*** Records for the exercise ***

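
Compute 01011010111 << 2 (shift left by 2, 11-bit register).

Original: 01011010111 (decimal 727)
Shift left by 2 positions
Append 2 zeros on the right and drop the 2 high bits that overflow the 11-bit width
Result: 01101011100 (decimal 860)
Equivalent: 727 << 2 = 727 × 2^2 = 2908, truncated to 11 bits = 860



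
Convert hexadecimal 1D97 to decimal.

Expand by place value (powers of 16):
Digit values: D = 13
1D97 = 1 × 16^3 + 13 × 16^2 + 9 × 16^1 + 7 × 16^0
= 1 × 4096 + 13 × 256 + 9 × 16 + 7 × 1
= 4096 + 3328 + 144 + 7
= 7575



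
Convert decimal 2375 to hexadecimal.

Using repeated division by 16 (digits 10–15 are A–F):
2375 ÷ 16 = 148 remainder 7
148 ÷ 16 = 9 remainder 4
9 ÷ 16 = 0 remainder 9
Reading remainders bottom to top: 947



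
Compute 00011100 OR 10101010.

OR: 1 when either bit is 1
  00011100
| 10101010
----------
  10111110
Decimal: 28 | 170 = 190



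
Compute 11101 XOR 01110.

XOR: 1 when bits differ
  11101
^ 01110
-------
  10011
Decimal: 29 ^ 14 = 19



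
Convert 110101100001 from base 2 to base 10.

Sum of powers of 2 for each 1-bit:
2^0 + 2^5 + 2^6 + 2^8 + 2^10 + 2^11
= 1 + 32 + 64 + 256 + 1024 + 2048
= 3425



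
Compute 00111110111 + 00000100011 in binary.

Add column by column from the right: bit + bit + carry-in; write the sum mod 2, carry 1 when the sum is 2 or 3.
carry:  01111001110
        00111110111
+       00000100011
-------------------
       001000011010
(the carry out of the leftmost column, 0, becomes the leading bit)
Decimal check:
  00111110111 = 256 + 128 + 64 + 32 + 16 + 4 + 2 + 1 = 503
  00000100011 = 32 + 2 + 1 = 35
  503 + 35 = 538, and 001000011010 = 512 + 16 + 8 + 2 = 538 ✓



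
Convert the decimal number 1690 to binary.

Using repeated division by 2:
1690 ÷ 2 = 845 remainder 0
845 ÷ 2 = 422 remainder 1
422 ÷ 2 = 211 remainder 0
211 ÷ 2 = 105 remainder 1
105 ÷ 2 = 52 remainder 1
52 ÷ 2 = 26 remainder 0
26 ÷ 2 = 13 remainder 0
13 ÷ 2 = 6 remainder 1
6 ÷ 2 = 3 remainder 0
3 ÷ 2 = 1 remainder 1
1 ÷ 2 = 0 remainder 1
Reading remainders bottom to top: 11010011010



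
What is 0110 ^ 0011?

XOR: 1 when bits differ
  0110
^ 0011
------
  0101
Decimal: 6 ^ 3 = 5



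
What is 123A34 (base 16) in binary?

Convert each hex digit to 4 bits:
  1 = 0001
  2 = 0010
  3 = 0011
  A = 1010
  3 = 0011
  4 = 0100
Concatenate: 000100100011101000110100



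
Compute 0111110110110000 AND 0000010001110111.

AND: 1 only when both bits are 1
  0111110110110000
& 0000010001110111
------------------
  0000010000110000
Decimal: 32176 & 1143 = 1072



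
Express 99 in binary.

Using repeated division by 2:
99 ÷ 2 = 49 remainder 1
49 ÷ 2 = 24 remainder 1
24 ÷ 2 = 12 remainder 0
12 ÷ 2 = 6 remainder 0
6 ÷ 2 = 3 remainder 0
3 ÷ 2 = 1 remainder 1
1 ÷ 2 = 0 remainder 1
Reading remainders bottom to top: 1100011



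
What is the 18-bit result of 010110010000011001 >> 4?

Original: 010110010000011001 (decimal 91161)
Shift right by 4 positions
Drop the 4 low bits; fill with zeros on the left
Result: 000001011001000001 (decimal 5697)
Equivalent: 91161 >> 4 = 91161 ÷ 2^4 = 5697



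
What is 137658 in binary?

Using repeated division by 2:
137658 ÷ 2 = 68829 remainder 0
68829 ÷ 2 = 34414 remainder 1
34414 ÷ 2 = 17207 remainder 0
17207 ÷ 2 = 8603 remainder 1
8603 ÷ 2 = 4301 remainder 1
4301 ÷ 2 = 2150 remainder 1
2150 ÷ 2 = 1075 remainder 0
1075 ÷ 2 = 537 remainder 1
537 ÷ 2 = 268 remainder 1
268 ÷ 2 = 134 remainder 0
134 ÷ 2 = 67 remainder 0
67 ÷ 2 = 33 remainder 1
33 ÷ 2 = 16 remainder 1
16 ÷ 2 = 8 remainder 0
8 ÷ 2 = 4 remainder 0
4 ÷ 2 = 2 remainder 0
2 ÷ 2 = 1 remainder 0
1 ÷ 2 = 0 remainder 1
Reading remainders bottom to top: 100001100110111010



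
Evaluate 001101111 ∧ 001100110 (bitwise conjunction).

AND: 1 only when both bits are 1
  001101111
& 001100110
-----------
  001100110
Decimal: 111 & 102 = 102



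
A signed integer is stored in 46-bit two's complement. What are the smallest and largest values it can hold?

For 46-bit two's complement:
Minimum: -2^45 = -35184372088832
Maximum: 2^45 - 1 = 35184372088831



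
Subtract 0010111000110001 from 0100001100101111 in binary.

Method 1 - Direct subtraction (column by column from the right: bit − bit − borrow-in; if negative, add 2 and borrow 1 from the next column):
borrow: 0111100111100000
        0100001100101111
-       0010111000110001
------------------------
        0001010011111110

Method 2 - Add two's complement:
Two's complement of 0010111000110001: invert → 1101000111001110, add 1 → 1101000111001111
  0100001100101111
+ 1101000111001111
------------------
 10001010011111110  (end carry out of the top bit = 1)
Discarding the end carry: 0001010011111110
Decimal check:
  0100001100101111 = 16384 + 512 + 256 + 32 + 8 + 4 + 2 + 1 = 17199
  0010111000110001 = 8192 + 2048 + 1024 + 512 + 32 + 16 + 1 = 11825
  17199 - 11825 = 5374, and 0001010011111110 = 4096 + 1024 + 128 + 64 + 32 + 16 + 8 + 4 + 2 = 5374 ✓



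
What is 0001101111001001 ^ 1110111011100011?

XOR: 1 when bits differ
  0001101111001001
^ 1110111011100011
------------------
  1111010100101010
Decimal: 7113 ^ 61155 = 62762



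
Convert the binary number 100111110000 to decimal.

Sum of powers of 2 for each 1-bit:
2^4 + 2^5 + 2^6 + 2^7 + 2^8 + 2^11
= 16 + 32 + 64 + 128 + 256 + 2048
= 2544



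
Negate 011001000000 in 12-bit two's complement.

Original: 011001000000
Step 1 - Invert all bits: 100110111111
Step 2 - Add 1: 100111000000
Verification: 011001000000 + 100111000000 = 1000000000000; discarding the end carry (carry out of the top bit) leaves the 12-bit value 000000000000, as required for x + (-x)



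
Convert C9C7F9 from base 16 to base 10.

Expand by place value (powers of 16):
Digit values: C = 12, F = 15
C9C7F9 = 12 × 16^5 + 9 × 16^4 + 12 × 16^3 + 7 × 16^2 + 15 × 16^1 + 9 × 16^0
= 12 × 1048576 + 9 × 65536 + 12 × 4096 + 7 × 256 + 15 × 16 + 9 × 1
= 12582912 + 589824 + 49152 + 1792 + 240 + 9
= 13223929



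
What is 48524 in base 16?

Using repeated division by 16 (digits 10–15 are A–F):
48524 ÷ 16 = 3032 remainder 12 (C)
3032 ÷ 16 = 189 remainder 8
189 ÷ 16 = 11 remainder 13 (D)
11 ÷ 16 = 0 remainder 11 (B)
Reading remainders bottom to top: BD8C



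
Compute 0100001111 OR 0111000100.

OR: 1 when either bit is 1
  0100001111
| 0111000100
------------
  0111001111
Decimal: 271 | 452 = 463



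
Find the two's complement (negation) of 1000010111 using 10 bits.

Original (sign bit 1, negative): 1000010111
Step 1 - Invert all bits: 0111101000
Step 2 - Add 1: 0111101001
Verification: 1000010111 + 0111101001 = 10000000000; discarding the end carry (carry out of the top bit) leaves the 10-bit value 0000000000, as required for x + (-x)



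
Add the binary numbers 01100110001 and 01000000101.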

***

◆ **What needs to be done**
Lines before the one containing "Find the two's" are left out. Repeat that line and all lines after it in the records above exactly.

◆ **Written solution**
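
Find the two's complement (negation) of 1000010111 using 10 bits.

Original (sign bit 1, negative): 1000010111
Step 1 - Invert all bits: 0111101000
Step 2 - Add 1: 0111101001
Verification: 1000010111 + 0111101001 = 10000000000; discarding the end carry (carry out of the top bit) leaves the 10-bit value 0000000000, as required for x + (-x)



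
Add the binary numbers 01100110001 and 01000000101.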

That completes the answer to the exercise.